WHAT TO WORK ON:
Lines below containing the word "brief" should be copied out.

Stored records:

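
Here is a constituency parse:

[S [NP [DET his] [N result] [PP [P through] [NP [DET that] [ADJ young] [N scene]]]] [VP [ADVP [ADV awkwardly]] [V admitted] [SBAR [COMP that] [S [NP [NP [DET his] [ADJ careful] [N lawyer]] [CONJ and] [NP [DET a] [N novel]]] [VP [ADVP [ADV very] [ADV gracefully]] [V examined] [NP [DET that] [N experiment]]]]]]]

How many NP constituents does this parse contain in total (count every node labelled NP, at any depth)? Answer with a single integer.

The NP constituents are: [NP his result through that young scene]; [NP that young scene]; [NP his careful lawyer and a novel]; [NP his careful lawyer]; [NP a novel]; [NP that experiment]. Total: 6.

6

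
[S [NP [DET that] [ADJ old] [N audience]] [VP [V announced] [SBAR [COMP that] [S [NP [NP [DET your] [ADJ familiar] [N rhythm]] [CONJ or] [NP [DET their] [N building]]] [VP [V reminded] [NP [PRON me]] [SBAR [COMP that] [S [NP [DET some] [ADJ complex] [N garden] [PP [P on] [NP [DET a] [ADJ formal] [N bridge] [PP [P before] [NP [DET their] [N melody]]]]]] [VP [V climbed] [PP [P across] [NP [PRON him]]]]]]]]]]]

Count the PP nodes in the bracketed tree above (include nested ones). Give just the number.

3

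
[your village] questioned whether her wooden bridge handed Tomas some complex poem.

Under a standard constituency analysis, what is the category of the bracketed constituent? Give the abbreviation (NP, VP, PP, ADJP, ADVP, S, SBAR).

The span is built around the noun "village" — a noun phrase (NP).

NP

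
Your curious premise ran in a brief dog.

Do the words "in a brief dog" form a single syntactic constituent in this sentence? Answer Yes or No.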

RESPONSE AREA:
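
Your curious premise ran in a brief dog.
Do the words "in a brief dog" form a single syntactic constituent in this sentence? Answer Yes or No.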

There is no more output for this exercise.